ABOUT THIS TASK >> Copy the data exactly from the line that contains "Let j(d) = -1." through the line that contains "What is U(-9", keeping both end lines and leaving out everything else.

SOURCE RECORDS >>
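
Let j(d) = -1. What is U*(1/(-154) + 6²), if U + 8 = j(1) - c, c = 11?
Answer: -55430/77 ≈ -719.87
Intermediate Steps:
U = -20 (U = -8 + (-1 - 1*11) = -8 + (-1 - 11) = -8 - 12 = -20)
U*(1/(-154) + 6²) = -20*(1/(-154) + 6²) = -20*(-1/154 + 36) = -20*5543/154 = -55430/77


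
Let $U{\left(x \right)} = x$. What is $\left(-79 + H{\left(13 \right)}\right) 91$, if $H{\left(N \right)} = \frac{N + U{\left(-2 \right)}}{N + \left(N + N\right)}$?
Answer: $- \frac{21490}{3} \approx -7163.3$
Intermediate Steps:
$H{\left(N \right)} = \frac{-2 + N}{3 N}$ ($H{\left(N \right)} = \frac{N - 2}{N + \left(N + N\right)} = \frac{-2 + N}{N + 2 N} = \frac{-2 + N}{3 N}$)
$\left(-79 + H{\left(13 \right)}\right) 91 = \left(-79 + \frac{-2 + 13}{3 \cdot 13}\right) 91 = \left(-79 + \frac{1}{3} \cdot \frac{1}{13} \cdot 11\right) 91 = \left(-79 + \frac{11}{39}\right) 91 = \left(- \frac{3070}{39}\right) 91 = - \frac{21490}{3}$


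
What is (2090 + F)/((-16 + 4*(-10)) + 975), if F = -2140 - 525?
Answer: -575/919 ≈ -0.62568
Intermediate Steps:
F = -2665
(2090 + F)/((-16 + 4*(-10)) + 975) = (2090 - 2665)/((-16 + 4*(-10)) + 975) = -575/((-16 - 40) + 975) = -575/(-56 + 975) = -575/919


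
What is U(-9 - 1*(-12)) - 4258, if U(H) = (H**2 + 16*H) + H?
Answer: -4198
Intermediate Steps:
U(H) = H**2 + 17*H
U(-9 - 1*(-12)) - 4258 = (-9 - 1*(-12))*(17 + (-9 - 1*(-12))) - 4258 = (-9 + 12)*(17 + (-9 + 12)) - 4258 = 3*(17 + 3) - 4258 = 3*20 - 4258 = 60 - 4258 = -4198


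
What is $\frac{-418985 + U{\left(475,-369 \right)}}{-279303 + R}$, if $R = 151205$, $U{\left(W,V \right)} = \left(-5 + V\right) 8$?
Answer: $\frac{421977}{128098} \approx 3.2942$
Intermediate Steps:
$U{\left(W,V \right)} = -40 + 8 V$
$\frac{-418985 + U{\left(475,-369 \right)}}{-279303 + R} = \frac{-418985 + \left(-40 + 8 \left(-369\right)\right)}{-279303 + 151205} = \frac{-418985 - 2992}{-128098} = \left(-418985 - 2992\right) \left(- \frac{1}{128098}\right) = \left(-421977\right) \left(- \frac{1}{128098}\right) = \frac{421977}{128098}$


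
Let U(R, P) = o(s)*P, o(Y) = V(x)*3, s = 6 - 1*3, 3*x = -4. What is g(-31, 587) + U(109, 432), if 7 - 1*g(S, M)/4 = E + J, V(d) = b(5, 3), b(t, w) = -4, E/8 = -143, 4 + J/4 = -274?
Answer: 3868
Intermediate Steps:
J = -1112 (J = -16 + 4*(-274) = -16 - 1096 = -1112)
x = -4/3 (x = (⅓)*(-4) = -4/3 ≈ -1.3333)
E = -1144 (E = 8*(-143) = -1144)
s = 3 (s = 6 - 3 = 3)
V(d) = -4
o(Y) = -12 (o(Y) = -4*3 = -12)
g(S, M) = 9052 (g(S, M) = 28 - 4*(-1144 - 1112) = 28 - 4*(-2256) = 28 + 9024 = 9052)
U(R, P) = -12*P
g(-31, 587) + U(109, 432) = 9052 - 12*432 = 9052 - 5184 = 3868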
...
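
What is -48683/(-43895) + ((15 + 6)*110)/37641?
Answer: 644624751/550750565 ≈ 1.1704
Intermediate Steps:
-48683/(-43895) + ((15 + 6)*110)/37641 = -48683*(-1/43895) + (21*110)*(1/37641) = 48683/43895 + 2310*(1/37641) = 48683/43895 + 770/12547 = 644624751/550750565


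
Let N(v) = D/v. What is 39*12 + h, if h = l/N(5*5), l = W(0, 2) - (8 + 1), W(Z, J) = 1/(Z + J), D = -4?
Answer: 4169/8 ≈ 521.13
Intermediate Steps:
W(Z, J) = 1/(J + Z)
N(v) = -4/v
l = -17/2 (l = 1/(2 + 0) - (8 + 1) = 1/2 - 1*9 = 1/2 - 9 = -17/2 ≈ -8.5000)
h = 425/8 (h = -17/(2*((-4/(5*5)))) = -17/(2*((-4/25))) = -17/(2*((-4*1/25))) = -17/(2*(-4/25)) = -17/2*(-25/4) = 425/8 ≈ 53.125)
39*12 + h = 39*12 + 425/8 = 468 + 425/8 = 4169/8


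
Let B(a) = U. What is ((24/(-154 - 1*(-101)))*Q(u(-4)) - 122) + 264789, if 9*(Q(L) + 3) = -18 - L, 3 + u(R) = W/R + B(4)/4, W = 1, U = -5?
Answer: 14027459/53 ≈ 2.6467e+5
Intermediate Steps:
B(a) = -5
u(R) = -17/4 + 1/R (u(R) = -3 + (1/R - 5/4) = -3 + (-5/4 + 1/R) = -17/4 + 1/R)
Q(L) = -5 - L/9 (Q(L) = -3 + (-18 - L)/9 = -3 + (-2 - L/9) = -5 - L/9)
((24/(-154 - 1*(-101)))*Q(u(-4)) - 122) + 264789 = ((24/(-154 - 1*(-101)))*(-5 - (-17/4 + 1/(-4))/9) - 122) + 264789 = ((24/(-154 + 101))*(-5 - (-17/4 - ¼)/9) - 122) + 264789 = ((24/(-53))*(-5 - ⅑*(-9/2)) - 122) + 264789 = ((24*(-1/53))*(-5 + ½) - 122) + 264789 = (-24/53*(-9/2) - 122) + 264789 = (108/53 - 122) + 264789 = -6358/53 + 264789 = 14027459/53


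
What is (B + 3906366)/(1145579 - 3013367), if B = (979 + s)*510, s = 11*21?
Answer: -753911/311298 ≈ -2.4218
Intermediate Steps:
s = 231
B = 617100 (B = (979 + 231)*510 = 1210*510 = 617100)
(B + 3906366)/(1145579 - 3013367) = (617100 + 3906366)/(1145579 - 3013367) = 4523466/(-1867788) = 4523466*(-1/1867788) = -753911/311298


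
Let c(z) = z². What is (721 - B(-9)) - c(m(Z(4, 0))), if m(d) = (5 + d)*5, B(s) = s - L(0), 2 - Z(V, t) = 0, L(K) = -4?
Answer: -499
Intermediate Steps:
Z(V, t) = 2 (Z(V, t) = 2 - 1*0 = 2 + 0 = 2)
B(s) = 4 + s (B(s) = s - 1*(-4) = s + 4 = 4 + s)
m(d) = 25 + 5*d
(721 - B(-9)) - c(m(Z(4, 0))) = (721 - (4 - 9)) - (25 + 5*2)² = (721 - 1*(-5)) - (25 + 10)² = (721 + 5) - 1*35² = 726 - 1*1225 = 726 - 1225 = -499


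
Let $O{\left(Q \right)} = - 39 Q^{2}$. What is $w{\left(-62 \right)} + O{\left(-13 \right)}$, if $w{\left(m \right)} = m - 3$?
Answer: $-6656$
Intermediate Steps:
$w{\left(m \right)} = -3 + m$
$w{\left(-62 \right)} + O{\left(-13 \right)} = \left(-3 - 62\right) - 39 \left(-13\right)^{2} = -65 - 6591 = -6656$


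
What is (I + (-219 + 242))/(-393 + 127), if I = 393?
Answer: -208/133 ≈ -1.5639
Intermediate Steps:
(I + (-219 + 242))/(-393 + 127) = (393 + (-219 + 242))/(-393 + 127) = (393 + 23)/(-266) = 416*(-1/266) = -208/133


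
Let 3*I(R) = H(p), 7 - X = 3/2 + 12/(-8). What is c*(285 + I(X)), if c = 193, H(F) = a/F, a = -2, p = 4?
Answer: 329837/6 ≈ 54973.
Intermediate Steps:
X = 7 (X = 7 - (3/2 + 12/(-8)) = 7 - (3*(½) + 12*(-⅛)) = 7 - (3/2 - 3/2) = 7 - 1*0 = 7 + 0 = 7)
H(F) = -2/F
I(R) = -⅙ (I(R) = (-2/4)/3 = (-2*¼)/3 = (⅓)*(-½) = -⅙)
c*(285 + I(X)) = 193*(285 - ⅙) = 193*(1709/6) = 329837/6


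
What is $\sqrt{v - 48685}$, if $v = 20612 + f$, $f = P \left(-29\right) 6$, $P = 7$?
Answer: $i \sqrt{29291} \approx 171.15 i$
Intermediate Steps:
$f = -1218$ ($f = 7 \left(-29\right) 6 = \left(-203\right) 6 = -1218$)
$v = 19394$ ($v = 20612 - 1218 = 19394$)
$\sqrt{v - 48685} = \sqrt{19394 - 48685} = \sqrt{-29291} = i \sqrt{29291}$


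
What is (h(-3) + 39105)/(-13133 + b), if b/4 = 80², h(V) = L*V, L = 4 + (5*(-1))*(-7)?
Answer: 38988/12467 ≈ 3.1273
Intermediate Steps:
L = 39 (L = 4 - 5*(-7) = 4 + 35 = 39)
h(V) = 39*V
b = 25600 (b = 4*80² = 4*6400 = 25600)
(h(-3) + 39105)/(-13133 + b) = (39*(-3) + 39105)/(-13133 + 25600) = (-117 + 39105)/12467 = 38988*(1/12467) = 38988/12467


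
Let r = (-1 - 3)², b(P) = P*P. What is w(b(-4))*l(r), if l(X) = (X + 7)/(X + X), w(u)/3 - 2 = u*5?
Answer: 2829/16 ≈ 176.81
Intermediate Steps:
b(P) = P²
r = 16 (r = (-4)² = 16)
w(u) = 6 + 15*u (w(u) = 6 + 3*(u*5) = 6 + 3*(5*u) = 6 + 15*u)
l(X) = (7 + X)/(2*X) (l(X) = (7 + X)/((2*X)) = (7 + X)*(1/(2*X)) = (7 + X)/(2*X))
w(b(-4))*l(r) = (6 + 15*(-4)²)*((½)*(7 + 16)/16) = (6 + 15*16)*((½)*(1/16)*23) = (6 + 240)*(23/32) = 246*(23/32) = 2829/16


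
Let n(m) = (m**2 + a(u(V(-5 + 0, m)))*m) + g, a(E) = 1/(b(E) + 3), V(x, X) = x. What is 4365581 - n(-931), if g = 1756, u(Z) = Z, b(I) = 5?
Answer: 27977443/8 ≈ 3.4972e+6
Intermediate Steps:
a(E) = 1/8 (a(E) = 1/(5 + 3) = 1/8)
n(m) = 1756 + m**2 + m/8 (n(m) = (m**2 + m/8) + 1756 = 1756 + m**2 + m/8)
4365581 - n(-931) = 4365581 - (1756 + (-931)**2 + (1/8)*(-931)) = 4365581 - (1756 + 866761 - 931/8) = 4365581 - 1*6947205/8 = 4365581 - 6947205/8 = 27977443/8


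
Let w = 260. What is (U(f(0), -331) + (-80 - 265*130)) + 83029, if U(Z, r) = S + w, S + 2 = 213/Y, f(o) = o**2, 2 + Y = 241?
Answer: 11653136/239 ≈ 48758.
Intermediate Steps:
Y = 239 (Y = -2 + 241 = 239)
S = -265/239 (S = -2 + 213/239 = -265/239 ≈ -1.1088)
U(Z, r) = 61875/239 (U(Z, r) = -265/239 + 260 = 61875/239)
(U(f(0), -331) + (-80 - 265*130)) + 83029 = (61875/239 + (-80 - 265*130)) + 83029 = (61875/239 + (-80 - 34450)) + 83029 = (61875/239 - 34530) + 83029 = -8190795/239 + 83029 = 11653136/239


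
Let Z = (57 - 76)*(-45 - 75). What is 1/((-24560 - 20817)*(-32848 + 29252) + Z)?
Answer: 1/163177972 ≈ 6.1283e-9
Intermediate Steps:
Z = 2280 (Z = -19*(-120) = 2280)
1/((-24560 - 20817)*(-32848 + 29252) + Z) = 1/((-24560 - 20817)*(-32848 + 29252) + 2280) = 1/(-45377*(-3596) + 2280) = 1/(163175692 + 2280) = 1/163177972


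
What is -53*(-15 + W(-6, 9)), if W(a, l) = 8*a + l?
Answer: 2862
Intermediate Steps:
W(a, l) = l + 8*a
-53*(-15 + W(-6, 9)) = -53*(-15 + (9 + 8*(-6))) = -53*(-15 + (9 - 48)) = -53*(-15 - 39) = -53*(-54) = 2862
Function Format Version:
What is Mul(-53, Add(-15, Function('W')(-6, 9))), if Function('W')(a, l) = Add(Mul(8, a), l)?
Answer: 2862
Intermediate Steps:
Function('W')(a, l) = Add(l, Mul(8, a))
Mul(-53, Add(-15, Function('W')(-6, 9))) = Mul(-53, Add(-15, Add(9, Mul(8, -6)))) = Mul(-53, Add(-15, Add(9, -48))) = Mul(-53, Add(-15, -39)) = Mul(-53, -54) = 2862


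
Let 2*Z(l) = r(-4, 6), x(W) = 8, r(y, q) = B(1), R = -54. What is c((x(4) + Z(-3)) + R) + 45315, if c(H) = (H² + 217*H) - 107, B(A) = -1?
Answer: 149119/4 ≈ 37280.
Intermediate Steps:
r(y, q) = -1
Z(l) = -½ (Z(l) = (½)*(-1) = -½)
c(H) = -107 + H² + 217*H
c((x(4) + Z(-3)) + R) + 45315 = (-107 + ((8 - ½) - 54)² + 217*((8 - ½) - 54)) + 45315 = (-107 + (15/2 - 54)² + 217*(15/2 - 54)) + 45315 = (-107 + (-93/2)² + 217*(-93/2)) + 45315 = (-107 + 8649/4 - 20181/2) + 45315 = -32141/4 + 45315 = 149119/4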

YOUR SOLUTION >>
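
Let j(d) = -1. What is U*(1/(-154) + 6²), if U + 8 = j(1) - c, c = 11?
Answer: -55430/77 ≈ -719.87
Intermediate Steps:
U = -20 (U = -8 + (-1 - 1*11) = -8 + (-1 - 11) = -8 - 12 = -20)
U*(1/(-154) + 6²) = -20*(1/(-154) + 6²) = -20*(-1/154 + 36) = -20*5543/154 = -55430/77


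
Let $U{\left(x \right)} = x$. What is $\left(-79 + H{\left(13 \right)}\right) 91$, if $H{\left(N \right)} = \frac{N + U{\left(-2 \right)}}{N + \left(N + N\right)}$?
Answer: $- \frac{21490}{3} \approx -7163.3$
Intermediate Steps:
$H{\left(N \right)} = \frac{-2 + N}{3 N}$ ($H{\left(N \right)} = \frac{N - 2}{N + \left(N + N\right)} = \frac{-2 + N}{N + 2 N} = \frac{-2 + N}{3 N}$)
$\left(-79 + H{\left(13 \right)}\right) 91 = \left(-79 + \frac{-2 + 13}{3 \cdot 13}\right) 91 = \left(-79 + \frac{1}{3} \cdot \frac{1}{13} \cdot 11\right) 91 = \left(-79 + \frac{11}{39}\right) 91 = \left(- \frac{3070}{39}\right) 91 = - \frac{21490}{3}$


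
What is (2090 + F)/((-16 + 4*(-10)) + 975), if F = -2140 - 525?
Answer: -575/919 ≈ -0.62568
Intermediate Steps:
F = -2665
(2090 + F)/((-16 + 4*(-10)) + 975) = (2090 - 2665)/((-16 + 4*(-10)) + 975) = -575/((-16 - 40) + 975) = -575/(-56 + 975) = -575/919


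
What is U(-9 - 1*(-12)) - 4258, if U(H) = (H**2 + 16*H) + H?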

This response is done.